**Work required**
Look for the line containing "Let T(w) = (w" in the records below. Then output it and all the lines that follow, exactly and without any others.

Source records
☆ ☆ ☆ ☆ ☆ ☆ ☆
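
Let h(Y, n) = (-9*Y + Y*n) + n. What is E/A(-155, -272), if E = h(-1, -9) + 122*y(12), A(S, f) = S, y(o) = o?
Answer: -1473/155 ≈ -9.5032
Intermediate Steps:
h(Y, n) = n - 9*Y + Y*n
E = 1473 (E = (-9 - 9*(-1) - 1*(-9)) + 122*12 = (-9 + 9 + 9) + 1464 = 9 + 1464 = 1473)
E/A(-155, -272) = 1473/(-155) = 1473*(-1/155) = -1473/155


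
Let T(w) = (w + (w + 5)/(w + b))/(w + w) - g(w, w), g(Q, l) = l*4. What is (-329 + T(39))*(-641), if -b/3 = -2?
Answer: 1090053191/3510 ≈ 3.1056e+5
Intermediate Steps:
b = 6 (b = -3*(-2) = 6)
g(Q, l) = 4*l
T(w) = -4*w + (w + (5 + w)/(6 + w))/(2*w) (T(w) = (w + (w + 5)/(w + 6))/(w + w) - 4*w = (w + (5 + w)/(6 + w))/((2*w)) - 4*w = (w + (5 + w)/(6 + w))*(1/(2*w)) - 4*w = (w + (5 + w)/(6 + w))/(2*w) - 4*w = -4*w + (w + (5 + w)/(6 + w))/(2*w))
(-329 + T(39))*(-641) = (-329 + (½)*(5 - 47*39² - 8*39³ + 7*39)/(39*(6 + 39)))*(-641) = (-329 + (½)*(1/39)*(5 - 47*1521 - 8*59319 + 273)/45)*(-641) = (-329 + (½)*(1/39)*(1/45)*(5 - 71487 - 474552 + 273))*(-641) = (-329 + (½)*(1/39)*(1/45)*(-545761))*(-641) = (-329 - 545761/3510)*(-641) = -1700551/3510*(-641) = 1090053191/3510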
☆ ☆ ☆ ☆ ☆ ☆ ☆
**Answer to this task**
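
Let T(w) = (w + (w + 5)/(w + b))/(w + w) - g(w, w), g(Q, l) = l*4. What is (-329 + T(39))*(-641), if -b/3 = -2?
Answer: 1090053191/3510 ≈ 3.1056e+5
Intermediate Steps:
b = 6 (b = -3*(-2) = 6)
g(Q, l) = 4*l
T(w) = -4*w + (w + (5 + w)/(6 + w))/(2*w) (T(w) = (w + (w + 5)/(w + 6))/(w + w) - 4*w = (w + (5 + w)/(6 + w))/((2*w)) - 4*w = (w + (5 + w)/(6 + w))*(1/(2*w)) - 4*w = (w + (5 + w)/(6 + w))/(2*w) - 4*w = -4*w + (w + (5 + w)/(6 + w))/(2*w))
(-329 + T(39))*(-641) = (-329 + (½)*(5 - 47*39² - 8*39³ + 7*39)/(39*(6 + 39)))*(-641) = (-329 + (½)*(1/39)*(5 - 47*1521 - 8*59319 + 273)/45)*(-641) = (-329 + (½)*(1/39)*(1/45)*(5 - 71487 - 474552 + 273))*(-641) = (-329 + (½)*(1/39)*(1/45)*(-545761))*(-641) = (-329 - 545761/3510)*(-641) = -1700551/3510*(-641) = 1090053191/3510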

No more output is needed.